YOUR GOAL: Write out exactly the lines of the material below, beginning at the top and ending at the line that contains "ω = (0.43555556, 1.11033333, 0.26200000)".

PROVIDED DATA:
%%
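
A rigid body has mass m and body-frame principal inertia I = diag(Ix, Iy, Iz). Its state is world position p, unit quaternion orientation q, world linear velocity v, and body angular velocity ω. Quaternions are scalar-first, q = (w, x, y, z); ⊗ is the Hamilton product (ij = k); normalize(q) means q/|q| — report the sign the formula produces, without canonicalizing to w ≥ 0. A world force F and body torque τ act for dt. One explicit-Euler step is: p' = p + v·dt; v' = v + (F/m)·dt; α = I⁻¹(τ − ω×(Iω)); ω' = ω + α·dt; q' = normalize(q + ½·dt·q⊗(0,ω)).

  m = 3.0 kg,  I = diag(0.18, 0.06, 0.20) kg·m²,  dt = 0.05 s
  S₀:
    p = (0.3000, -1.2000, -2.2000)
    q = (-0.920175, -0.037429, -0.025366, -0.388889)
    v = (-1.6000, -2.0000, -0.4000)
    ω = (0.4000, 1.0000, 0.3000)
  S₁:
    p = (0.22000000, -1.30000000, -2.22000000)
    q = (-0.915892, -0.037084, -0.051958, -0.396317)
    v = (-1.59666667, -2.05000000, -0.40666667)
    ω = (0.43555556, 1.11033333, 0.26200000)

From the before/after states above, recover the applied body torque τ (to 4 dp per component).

rate change Δω = (0.03555556, 0.11033333, -0.03800000)
precession coupling = (0.0420, -0.0024, -0.0480)
τ = I·(Δω/dt) + ω₀×(Iω₀) = (0.1700, 0.1300, -0.2000)

τ = (0.1700, 0.1300, -0.2000)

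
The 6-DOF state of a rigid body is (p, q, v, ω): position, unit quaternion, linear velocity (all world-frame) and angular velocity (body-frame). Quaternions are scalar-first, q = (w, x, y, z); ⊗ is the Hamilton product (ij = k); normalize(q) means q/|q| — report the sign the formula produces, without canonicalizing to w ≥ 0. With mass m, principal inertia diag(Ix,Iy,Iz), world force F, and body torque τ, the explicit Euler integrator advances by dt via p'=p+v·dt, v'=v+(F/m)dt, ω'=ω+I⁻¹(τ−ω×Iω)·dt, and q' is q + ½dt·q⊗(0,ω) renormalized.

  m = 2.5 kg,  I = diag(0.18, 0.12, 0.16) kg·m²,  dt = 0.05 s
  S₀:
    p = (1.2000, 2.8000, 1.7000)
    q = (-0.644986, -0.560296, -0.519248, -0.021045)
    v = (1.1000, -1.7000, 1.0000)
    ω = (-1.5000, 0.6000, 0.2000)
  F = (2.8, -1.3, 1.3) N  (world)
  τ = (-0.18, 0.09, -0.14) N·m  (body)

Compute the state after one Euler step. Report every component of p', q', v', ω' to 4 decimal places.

a = F/m = (1.1200, -0.5200, 0.5200)
p + v·dt = (1.2550, 2.7150, 1.7500)
new velocity v' = (1.1560, -1.7260, 1.0260)
ω×(Iω) gyroscopic = (0.0048, -0.0060, 0.0540)
(τ − ω×Iω)/I = (-1.0267, 0.8000, -1.2125)
ω' = ω + α·dt = (-1.5513, 0.6400, 0.1394)
Hamilton product q⊗(0,ω) = (-0.5246862, 0.8762564, -0.2433649, -1.2440468)
q + ½dt·q⊗(0,ω), renormalized = (-0.6576, -0.5379, -0.5249, -0.0521)

p' = (1.2550, 2.7150, 1.7500)
q' = (-0.6576, -0.5379, -0.5249, -0.0521)
v' = (1.1560, -1.7260, 1.0260)
ω' = (-1.5513, 0.6400, 0.1394)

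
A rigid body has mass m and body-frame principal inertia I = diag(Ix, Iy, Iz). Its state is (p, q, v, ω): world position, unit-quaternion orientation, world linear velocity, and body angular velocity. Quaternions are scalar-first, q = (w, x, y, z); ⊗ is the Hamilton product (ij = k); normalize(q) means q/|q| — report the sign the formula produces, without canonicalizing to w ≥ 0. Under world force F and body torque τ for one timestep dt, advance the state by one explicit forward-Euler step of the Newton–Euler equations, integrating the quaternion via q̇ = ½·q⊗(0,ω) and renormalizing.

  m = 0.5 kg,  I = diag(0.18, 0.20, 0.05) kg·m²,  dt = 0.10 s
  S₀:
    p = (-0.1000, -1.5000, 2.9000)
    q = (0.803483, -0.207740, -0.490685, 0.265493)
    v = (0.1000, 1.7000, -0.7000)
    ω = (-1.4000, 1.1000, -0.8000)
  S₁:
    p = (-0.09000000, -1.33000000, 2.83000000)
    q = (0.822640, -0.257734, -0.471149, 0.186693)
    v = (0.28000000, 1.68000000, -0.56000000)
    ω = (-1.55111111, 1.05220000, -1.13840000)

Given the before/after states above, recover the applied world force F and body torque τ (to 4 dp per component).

F = (0.9000, -0.1000, 0.7000)
τ = (-0.1400, 0.0500, -0.2000)

Δω = ω₁−ω₀ = (-0.15111111, -0.04780000, -0.33840000)
gyro term ω₀×Iω₀ = (0.1320, 0.1456, -0.0308)
I·α + gyro = (-0.1400, 0.0500, -0.2000)
Δv = v₁−v₀ = (0.18000000, -0.02000000, 0.14000000)
F = m·Δv/dt = (0.9000, -0.1000, 0.7000)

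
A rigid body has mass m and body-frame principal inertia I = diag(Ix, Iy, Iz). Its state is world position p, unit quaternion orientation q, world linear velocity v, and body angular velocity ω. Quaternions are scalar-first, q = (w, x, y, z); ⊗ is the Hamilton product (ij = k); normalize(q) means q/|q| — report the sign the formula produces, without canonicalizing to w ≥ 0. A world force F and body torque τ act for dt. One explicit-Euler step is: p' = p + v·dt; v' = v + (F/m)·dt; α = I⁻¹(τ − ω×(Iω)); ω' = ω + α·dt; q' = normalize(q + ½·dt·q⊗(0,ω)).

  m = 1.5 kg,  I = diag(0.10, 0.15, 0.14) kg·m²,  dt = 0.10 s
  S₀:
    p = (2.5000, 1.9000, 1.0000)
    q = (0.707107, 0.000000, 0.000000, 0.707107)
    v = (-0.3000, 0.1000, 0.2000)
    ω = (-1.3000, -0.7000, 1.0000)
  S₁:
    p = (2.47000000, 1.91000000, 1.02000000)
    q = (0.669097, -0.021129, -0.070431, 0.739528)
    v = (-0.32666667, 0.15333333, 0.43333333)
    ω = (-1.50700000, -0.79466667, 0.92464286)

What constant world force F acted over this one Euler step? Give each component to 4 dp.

v₁ − v₀ = (-0.02666667, 0.05333333, 0.23333333)
m·(v₁−v₀)/dt = (-0.4000, 0.8000, 3.5000)

F = (-0.4000, 0.8000, 3.5000)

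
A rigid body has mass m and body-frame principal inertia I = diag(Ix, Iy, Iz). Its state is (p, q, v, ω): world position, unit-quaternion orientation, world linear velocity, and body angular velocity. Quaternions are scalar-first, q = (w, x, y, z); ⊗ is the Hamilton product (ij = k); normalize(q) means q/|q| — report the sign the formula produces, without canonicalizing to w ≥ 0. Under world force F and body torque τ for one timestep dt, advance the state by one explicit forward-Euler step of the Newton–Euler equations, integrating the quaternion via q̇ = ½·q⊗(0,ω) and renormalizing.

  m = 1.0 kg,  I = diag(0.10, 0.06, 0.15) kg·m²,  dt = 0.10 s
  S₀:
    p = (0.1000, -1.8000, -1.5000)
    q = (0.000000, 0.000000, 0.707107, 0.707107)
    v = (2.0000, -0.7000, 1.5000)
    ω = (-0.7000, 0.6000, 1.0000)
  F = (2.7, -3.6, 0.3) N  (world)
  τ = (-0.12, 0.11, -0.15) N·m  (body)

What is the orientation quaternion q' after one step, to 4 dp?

2q̇ = q⊗(0,ω) = (-1.1313712, 0.2828428, -0.4949749, 0.4949749)
q' = normalize(q + ½dt·q⊗(0,ω)) = (-0.0564, 0.0141, 0.6808, 0.7302)

q' = (-0.0564, 0.0141, 0.6808, 0.7302)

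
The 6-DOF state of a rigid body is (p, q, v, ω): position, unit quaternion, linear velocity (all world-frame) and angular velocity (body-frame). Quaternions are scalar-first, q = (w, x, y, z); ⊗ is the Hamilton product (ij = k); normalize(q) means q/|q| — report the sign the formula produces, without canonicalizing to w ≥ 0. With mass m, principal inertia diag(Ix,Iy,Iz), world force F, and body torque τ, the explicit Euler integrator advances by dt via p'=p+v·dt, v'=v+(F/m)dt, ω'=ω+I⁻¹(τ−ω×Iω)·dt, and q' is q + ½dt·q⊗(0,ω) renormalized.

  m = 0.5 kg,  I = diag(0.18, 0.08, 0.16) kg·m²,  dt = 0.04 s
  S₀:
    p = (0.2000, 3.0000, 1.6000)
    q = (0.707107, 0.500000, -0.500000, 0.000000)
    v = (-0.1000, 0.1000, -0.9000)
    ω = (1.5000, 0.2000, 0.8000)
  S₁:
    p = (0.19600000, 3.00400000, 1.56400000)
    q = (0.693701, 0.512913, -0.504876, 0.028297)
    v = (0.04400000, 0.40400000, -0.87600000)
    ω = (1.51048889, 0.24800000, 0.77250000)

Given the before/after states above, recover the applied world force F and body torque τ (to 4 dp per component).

F = (1.8000, 3.8000, 0.3000)
τ = (0.0600, 0.1200, -0.1400)

Δω = ω₁−ω₀ = (0.01048889, 0.04800000, -0.02750000)
ω₀×(Iω₀) = (0.0128, 0.0240, -0.0300)
τ = I·(Δω/dt) + ω₀×(Iω₀) = (0.0600, 0.1200, -0.1400)
velocity change Δv = (0.14400000, 0.30400000, 0.02400000)
F = m·Δv/dt = (1.8000, 3.8000, 0.3000)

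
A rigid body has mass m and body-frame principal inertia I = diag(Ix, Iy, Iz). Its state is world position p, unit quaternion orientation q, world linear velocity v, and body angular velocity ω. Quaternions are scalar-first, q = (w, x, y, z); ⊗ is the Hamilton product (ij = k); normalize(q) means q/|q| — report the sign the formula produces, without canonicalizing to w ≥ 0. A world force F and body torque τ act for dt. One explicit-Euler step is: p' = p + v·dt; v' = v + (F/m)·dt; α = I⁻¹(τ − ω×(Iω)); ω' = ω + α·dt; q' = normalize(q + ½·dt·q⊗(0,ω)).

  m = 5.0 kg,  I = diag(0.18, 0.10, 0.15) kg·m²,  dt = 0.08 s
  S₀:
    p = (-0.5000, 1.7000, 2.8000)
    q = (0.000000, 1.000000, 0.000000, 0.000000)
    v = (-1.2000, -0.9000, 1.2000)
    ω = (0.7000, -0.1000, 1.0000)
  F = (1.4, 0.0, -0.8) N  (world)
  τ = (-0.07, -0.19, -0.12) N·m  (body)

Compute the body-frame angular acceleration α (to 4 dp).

α = (-0.3611, -2.1100, -0.8373)

precession coupling ω×(Iω) = (-0.0050, 0.0210, 0.0056)
α = I⁻¹(τ − ω×Iω) = (-0.3611, -2.1100, -0.8373)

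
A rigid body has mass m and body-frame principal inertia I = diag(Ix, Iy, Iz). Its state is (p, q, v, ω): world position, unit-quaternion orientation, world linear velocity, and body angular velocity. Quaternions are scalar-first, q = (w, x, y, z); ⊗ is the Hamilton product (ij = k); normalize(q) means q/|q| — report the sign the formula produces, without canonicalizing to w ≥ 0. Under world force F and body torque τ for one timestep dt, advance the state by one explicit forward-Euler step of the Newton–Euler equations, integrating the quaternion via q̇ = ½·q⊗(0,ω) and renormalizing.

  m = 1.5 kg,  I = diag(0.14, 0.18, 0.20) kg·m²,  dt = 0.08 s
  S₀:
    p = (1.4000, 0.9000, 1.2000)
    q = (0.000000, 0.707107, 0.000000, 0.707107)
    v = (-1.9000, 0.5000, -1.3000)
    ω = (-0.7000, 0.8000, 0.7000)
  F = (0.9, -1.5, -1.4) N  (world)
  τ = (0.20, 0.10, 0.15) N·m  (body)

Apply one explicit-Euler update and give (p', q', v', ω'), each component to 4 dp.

p' = (1.2480, 0.9400, 1.0960)
q' = (0.0000, 0.6836, -0.0395, 0.7288)
v' = (-1.8520, 0.4200, -1.3747)
ω' = (-0.5921, 0.8314, 0.7690)

ω×(Iω) gyroscopic = (0.0112, 0.0294, -0.0224)
α = I⁻¹(τ − ω×Iω) = (1.3486, 0.3922, 0.8620)
new body rate ω' = (-0.5921, 0.8314, 0.7690)
2q̇ = q⊗(0,ω) = (0.0000000, -0.5656856, -0.9899498, 0.5656856)
q' = normalize(q + ½dt·q⊗(0,ω)) = (0.0000, 0.6836, -0.0395, 0.7288)
a = F/m = (0.6000, -1.0000, -0.9333)
p + v·dt = (1.2480, 0.9400, 1.0960)
v' = v + a·dt = (-1.8520, 0.4200, -1.3747)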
%%
EXPECTED ANSWER:
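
A rigid body has mass m and body-frame principal inertia I = diag(Ix, Iy, Iz). Its state is world position p, unit quaternion orientation q, world linear velocity v, and body angular velocity ω. Quaternions are scalar-first, q = (w, x, y, z); ⊗ is the Hamilton product (ij = k); normalize(q) means q/|q| — report the sign the formula produces, without canonicalizing to w ≥ 0. A world force F and body torque τ act for dt. One explicit-Euler step is: p' = p + v·dt; v' = v + (F/m)·dt; α = I⁻¹(τ − ω×(Iω)); ω' = ω + α·dt; q' = normalize(q + ½·dt·q⊗(0,ω)).

  m = 3.0 kg,  I = diag(0.18, 0.06, 0.20) kg·m²,  dt = 0.05 s
  S₀:
    p = (0.3000, -1.2000, -2.2000)
    q = (-0.920175, -0.037429, -0.025366, -0.388889)
    v = (-1.6000, -2.0000, -0.4000)
    ω = (0.4000, 1.0000, 0.3000)
  S₁:
    p = (0.22000000, -1.30000000, -2.22000000)
    q = (-0.915892, -0.037084, -0.051958, -0.396317)
    v = (-1.59666667, -2.05000000, -0.40666667)
    ω = (0.43555556, 1.11033333, 0.26200000)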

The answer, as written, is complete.